[WHAT YOU HAVE TO DO] When you find the word "processes" in a line of the entries, please copy the whole line.

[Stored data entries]
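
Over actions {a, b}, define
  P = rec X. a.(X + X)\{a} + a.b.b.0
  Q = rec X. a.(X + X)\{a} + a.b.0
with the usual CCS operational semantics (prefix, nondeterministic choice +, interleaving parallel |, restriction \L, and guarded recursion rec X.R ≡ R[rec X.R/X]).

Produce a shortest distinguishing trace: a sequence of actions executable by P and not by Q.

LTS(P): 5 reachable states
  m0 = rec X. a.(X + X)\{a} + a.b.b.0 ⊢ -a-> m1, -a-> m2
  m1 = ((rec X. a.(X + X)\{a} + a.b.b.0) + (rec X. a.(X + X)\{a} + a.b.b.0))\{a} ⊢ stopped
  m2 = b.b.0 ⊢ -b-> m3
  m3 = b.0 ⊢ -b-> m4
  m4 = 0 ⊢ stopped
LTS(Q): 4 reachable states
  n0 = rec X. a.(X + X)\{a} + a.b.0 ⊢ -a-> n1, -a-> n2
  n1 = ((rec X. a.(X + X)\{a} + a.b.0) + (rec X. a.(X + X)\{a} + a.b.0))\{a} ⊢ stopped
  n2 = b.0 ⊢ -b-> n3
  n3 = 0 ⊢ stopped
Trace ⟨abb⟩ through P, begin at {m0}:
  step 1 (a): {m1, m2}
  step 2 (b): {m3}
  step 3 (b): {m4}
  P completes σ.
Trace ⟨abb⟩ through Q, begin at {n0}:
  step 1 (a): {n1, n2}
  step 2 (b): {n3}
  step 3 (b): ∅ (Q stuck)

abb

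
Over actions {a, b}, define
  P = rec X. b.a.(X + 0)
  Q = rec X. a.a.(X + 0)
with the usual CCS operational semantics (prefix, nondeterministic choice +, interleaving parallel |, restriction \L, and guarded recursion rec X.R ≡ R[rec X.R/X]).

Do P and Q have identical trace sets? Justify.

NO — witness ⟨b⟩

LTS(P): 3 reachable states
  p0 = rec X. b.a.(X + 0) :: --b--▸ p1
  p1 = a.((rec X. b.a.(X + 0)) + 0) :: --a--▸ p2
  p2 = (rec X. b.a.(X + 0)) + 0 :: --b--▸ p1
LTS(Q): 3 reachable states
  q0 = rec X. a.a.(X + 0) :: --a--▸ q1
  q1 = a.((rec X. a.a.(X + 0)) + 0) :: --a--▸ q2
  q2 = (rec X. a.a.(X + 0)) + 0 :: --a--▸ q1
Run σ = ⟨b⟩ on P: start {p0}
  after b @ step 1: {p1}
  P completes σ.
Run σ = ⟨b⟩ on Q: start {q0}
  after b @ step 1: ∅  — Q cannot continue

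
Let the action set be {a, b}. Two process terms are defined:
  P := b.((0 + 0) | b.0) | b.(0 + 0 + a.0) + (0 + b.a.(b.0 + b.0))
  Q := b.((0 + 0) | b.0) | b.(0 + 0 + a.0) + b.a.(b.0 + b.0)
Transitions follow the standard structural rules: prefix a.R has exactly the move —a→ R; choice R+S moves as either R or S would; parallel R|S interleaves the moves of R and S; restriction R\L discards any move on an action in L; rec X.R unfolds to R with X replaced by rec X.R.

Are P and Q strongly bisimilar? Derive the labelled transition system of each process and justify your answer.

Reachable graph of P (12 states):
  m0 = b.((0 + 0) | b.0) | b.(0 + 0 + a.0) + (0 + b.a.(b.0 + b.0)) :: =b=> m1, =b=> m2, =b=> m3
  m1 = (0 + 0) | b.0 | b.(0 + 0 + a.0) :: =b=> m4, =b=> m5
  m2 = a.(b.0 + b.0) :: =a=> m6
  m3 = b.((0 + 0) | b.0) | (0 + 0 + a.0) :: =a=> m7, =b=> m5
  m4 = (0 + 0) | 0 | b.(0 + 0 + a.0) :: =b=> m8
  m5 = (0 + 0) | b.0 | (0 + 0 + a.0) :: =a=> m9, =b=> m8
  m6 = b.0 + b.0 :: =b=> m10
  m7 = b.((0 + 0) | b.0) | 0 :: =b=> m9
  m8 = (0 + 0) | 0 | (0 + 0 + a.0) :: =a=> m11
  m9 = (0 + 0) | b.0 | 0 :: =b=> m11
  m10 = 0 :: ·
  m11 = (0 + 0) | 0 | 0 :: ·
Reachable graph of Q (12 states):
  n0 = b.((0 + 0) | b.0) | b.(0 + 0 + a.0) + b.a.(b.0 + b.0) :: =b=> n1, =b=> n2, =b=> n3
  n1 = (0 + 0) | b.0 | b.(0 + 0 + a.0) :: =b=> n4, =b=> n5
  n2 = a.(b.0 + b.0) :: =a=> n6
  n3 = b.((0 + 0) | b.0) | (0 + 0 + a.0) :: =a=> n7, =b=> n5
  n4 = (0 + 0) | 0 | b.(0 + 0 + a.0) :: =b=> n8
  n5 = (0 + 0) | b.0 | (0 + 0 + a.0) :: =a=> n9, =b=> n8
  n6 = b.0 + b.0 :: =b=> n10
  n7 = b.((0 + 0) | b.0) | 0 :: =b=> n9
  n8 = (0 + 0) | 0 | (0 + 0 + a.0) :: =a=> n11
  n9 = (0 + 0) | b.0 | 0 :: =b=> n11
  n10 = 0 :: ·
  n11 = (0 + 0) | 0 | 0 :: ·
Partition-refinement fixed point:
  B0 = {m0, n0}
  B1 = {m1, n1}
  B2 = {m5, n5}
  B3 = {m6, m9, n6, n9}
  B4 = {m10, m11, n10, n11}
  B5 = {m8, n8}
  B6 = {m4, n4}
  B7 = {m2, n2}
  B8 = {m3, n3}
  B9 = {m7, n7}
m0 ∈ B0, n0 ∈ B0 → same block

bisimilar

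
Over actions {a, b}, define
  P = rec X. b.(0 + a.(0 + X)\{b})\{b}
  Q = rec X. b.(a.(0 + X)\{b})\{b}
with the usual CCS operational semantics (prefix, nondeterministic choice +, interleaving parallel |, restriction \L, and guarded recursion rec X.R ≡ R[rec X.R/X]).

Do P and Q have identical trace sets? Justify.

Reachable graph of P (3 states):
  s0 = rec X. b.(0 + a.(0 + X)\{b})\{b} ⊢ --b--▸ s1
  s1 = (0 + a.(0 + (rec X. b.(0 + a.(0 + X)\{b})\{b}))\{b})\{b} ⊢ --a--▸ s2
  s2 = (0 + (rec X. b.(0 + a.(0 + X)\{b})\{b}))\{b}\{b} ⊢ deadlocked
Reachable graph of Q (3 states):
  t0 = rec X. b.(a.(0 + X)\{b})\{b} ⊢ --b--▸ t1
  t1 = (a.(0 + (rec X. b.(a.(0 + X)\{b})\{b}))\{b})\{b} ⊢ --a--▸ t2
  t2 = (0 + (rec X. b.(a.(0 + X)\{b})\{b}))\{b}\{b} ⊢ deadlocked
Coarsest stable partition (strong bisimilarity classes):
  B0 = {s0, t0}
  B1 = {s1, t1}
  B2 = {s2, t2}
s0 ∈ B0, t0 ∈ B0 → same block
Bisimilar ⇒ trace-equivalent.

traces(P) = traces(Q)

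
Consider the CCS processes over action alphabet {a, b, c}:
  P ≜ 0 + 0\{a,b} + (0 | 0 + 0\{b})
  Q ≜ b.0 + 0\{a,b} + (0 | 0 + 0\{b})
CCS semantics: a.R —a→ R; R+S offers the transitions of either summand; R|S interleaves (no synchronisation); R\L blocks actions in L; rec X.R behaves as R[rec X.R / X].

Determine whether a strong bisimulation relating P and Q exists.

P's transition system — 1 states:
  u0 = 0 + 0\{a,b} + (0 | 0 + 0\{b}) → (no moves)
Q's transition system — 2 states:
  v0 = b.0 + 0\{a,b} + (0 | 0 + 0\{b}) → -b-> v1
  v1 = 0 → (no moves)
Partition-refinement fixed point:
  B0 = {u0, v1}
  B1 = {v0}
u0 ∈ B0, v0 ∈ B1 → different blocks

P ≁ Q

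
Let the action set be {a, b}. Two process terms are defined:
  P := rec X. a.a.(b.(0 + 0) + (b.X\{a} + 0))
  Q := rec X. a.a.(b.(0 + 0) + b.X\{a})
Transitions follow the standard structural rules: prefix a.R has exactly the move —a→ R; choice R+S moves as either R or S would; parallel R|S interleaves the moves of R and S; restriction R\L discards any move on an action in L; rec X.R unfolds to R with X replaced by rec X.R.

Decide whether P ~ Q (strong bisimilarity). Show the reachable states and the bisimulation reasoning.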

...

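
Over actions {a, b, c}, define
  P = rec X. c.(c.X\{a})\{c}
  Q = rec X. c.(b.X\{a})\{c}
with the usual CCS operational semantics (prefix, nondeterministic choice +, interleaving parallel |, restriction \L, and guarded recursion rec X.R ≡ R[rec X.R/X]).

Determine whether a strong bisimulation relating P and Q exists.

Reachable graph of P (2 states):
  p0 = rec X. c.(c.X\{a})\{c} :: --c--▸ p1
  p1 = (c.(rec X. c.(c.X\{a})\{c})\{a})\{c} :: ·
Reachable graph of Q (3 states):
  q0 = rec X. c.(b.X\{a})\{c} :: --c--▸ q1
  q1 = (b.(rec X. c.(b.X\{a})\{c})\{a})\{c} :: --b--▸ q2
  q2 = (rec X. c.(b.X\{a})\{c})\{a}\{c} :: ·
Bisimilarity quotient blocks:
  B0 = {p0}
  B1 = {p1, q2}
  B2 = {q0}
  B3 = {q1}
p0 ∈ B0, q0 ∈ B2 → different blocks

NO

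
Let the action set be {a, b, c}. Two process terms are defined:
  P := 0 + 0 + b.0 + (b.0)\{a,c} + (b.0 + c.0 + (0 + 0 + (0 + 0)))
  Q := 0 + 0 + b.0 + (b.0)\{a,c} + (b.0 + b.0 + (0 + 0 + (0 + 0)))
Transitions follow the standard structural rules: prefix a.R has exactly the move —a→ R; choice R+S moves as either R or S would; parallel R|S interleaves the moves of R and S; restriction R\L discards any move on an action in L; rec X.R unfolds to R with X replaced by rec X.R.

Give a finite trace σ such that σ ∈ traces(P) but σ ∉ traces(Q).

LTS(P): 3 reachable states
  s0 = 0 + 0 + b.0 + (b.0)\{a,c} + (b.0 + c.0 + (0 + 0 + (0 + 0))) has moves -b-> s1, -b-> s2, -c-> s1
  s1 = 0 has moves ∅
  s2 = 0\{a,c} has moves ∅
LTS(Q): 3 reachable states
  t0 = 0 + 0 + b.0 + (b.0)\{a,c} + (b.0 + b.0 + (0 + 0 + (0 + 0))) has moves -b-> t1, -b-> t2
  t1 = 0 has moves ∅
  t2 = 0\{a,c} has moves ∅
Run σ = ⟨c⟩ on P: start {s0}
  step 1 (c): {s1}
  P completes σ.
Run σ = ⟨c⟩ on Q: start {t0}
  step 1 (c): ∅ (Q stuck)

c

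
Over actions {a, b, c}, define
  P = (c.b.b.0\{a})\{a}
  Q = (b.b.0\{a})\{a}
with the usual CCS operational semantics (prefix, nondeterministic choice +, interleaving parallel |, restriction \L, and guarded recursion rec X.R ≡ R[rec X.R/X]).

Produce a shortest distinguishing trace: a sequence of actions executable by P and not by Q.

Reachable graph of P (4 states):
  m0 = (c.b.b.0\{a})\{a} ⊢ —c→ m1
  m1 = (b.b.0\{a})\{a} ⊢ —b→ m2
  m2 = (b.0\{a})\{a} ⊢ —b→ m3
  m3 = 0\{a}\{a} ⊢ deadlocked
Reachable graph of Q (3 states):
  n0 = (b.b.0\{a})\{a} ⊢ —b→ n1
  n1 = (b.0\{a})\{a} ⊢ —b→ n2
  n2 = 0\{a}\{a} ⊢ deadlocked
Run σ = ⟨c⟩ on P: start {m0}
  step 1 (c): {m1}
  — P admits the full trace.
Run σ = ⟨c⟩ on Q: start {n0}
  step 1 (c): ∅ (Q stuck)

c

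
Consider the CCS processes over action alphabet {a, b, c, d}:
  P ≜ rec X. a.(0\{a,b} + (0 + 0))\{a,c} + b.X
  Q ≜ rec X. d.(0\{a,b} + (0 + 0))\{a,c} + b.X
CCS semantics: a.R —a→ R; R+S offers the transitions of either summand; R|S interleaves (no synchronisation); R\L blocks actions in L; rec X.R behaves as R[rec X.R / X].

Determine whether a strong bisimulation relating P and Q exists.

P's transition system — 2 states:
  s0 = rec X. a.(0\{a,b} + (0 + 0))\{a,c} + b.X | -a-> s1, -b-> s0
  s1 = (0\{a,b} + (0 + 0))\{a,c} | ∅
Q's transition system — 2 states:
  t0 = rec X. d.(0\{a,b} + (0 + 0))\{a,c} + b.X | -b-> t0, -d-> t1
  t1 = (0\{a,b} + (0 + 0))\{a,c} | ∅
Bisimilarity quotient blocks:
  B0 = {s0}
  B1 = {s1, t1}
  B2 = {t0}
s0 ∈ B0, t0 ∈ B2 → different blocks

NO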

[RESULT FOR THIS EXERCISE]
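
Consider the CCS processes over action alphabet {a, b, c}:
Consider the CCS processes over action alphabet {a, b, c, d}: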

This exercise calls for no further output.